[[ DATA EXTRACTS, beginning ]]

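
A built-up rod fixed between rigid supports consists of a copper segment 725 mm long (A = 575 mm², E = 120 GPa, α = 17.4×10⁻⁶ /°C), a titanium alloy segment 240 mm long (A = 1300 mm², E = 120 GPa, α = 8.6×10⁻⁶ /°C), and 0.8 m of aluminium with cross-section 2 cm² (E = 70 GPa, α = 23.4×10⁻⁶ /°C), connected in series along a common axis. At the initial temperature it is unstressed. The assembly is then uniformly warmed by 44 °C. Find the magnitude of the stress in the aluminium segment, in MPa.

σ ≈ 106 MPa (compressive)

Free thermal expansion of the whole bar: Σ αᵢΔT Lᵢ = 17.4×10⁻⁶×44×725 + 8.6×10⁻⁶×44×240 + 23.4×10⁻⁶×44×800 = 1.47 mm.
The walls prevent any net length change, so an axial force P (same in every segment) develops. Compatibility: P · Σ Lᵢ/(AᵢEᵢ) = δ_free.
The series flexibility is Σ Lᵢ/(AᵢEᵢ) = 725/(575×120×10³) + 240/(1300×120×10³) + 800/(200×70×10³) = 6.919×10⁻⁵ mm/N.
Hence P = δ_free / Σ(L/AE) = 1.47/6.919×10⁻⁵ = 21.24 kN (compressive).
σ_{aluminium} = P / A = 21240 / 200 = 106.2 MPa.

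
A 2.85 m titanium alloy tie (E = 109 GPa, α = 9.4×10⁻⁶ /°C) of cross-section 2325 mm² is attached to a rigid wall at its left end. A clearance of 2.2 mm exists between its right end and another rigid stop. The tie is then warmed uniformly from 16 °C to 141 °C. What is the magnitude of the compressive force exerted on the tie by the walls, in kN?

If the wall were absent the tie would grow by αΔT L = 9.4×10⁻⁶ × 125 × 2850 = 3.349 mm.
This exceeds the 2.2 mm gap, so the wall pushes back. The portion of expansion that must be recovered elastically is δ_free − gap = 3.349 − 2.2 = 1.149 mm.
That suppressed elongation corresponds to σ = E·Δ/L = 109×10³ × 1.149/2850 = 43.93 MPa.
P = σA = 43.93 × 2325 = 102.1 kN.

P ≈ 102 kN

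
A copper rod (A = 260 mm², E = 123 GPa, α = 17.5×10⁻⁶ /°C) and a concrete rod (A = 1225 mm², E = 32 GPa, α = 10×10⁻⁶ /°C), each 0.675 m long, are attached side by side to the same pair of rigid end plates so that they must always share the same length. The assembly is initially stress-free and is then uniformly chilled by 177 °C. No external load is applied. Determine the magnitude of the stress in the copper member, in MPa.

Both members must finish at the same length. With the larger α, the copper tends to over-contract; the plates restrain it, putting the copper in tension and the concrete in compression. With no external load the two internal forces are equal and opposite, magnitude P.
Compatibility of the two members (thermal + elastic change equal): (α₁ − α₂)ΔT = P·[1/(A₁E₁) + 1/(A₂E₂)].
|α₁ − α₂|·ΔT = 7.5×10⁻⁶ × 177 = 0.001327.
1/(A₁E₁) + 1/(A₂E₂) = 1/(260×123×10³) + 1/(1225×32×10³) = 5.678×10⁻⁸ N⁻¹.
P = 0.001327 / 5.678×10⁻⁸ = 23380 N = 23.38 kN.
σ_{copper} = P/A₁ = 23380/260 = 89.92 MPa, tensile.

σ ≈ 89.9 MPa (tensile)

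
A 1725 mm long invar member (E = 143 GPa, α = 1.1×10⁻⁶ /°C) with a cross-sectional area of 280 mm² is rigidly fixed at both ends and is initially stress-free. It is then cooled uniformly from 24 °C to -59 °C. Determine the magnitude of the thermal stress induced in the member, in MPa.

σ ≈ 13.1 MPa (tensile)

The supports are rigid, so the total axial strain is zero. The restrained thermal strain is ε = αΔT = 1.1×10⁻⁶ × 83 = 91.3×10⁻⁶.
Hence σ = E·αΔT = 143×10³ × 91.3×10⁻⁶ = 13.06 MPa, tensile.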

[[ DATA EXTRACTS, end ]]

Your answer must be an exact copy of every record.

> **YOUR RESPONSE**:
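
A built-up rod fixed between rigid supports consists of a copper segment 725 mm long (A = 575 mm², E = 120 GPa, α = 17.4×10⁻⁶ /°C), a titanium alloy segment 240 mm long (A = 1300 mm², E = 120 GPa, α = 8.6×10⁻⁶ /°C), and 0.8 m of aluminium with cross-section 2 cm² (E = 70 GPa, α = 23.4×10⁻⁶ /°C), connected in series along a common axis. At the initial temperature it is unstressed. The assembly is then uniformly warmed by 44 °C. Find the magnitude of the stress in the aluminium segment, in MPa.

σ ≈ 106 MPa (compressive)

Free thermal expansion of the whole bar: Σ αᵢΔT Lᵢ = 17.4×10⁻⁶×44×725 + 8.6×10⁻⁶×44×240 + 23.4×10⁻⁶×44×800 = 1.47 mm.
The walls prevent any net length change, so an axial force P (same in every segment) develops. Compatibility: P · Σ Lᵢ/(AᵢEᵢ) = δ_free.
The series flexibility is Σ Lᵢ/(AᵢEᵢ) = 725/(575×120×10³) + 240/(1300×120×10³) + 800/(200×70×10³) = 6.919×10⁻⁵ mm/N.
Hence P = δ_free / Σ(L/AE) = 1.47/6.919×10⁻⁵ = 21.24 kN (compressive).
σ_{aluminium} = P / A = 21240 / 200 = 106.2 MPa.

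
A 2.85 m titanium alloy tie (E = 109 GPa, α = 9.4×10⁻⁶ /°C) of cross-section 2325 mm² is attached to a rigid wall at its left end. A clearance of 2.2 mm exists between its right end and another rigid stop. The tie is then warmed uniformly from 16 °C to 141 °C. What is the magnitude of the compressive force exerted on the tie by the walls, in kN?

If the wall were absent the tie would grow by αΔT L = 9.4×10⁻⁶ × 125 × 2850 = 3.349 mm.
This exceeds the 2.2 mm gap, so the wall pushes back. The portion of expansion that must be recovered elastically is δ_free − gap = 3.349 − 2.2 = 1.149 mm.
That suppressed elongation corresponds to σ = E·Δ/L = 109×10³ × 1.149/2850 = 43.93 MPa.
P = σA = 43.93 × 2325 = 102.1 kN.

P ≈ 102 kN

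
A copper rod (A = 260 mm², E = 123 GPa, α = 17.5×10⁻⁶ /°C) and a concrete rod (A = 1225 mm², E = 32 GPa, α = 10×10⁻⁶ /°C), each 0.675 m long, are attached side by side to the same pair of rigid end plates so that they must always share the same length. The assembly is initially stress-free and is then uniformly chilled by 177 °C. No external load is applied. Determine the magnitude of the stress in the copper member, in MPa.

Both members must finish at the same length. With the larger α, the copper tends to over-contract; the plates restrain it, putting the copper in tension and the concrete in compression. With no external load the two internal forces are equal and opposite, magnitude P.
Compatibility of the two members (thermal + elastic change equal): (α₁ − α₂)ΔT = P·[1/(A₁E₁) + 1/(A₂E₂)].
|α₁ − α₂|·ΔT = 7.5×10⁻⁶ × 177 = 0.001327.
1/(A₁E₁) + 1/(A₂E₂) = 1/(260×123×10³) + 1/(1225×32×10³) = 5.678×10⁻⁸ N⁻¹.
P = 0.001327 / 5.678×10⁻⁸ = 23380 N = 23.38 kN.
σ_{copper} = P/A₁ = 23380/260 = 89.92 MPa, tensile.

σ ≈ 89.9 MPa (tensile)

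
A 1725 mm long invar member (E = 143 GPa, α = 1.1×10⁻⁶ /°C) with a cross-sectional area of 280 mm² is rigidly fixed at both ends and is initially stress-free. It is then cooled uniformly from 24 °C to -59 °C. Determine the magnitude of the thermal stress induced in the member, in MPa.

σ ≈ 13.1 MPa (tensile)

The supports are rigid, so the total axial strain is zero. The restrained thermal strain is ε = αΔT = 1.1×10⁻⁶ × 83 = 91.3×10⁻⁶.
Hence σ = E·αΔT = 143×10³ × 91.3×10⁻⁶ = 13.06 MPa, tensile.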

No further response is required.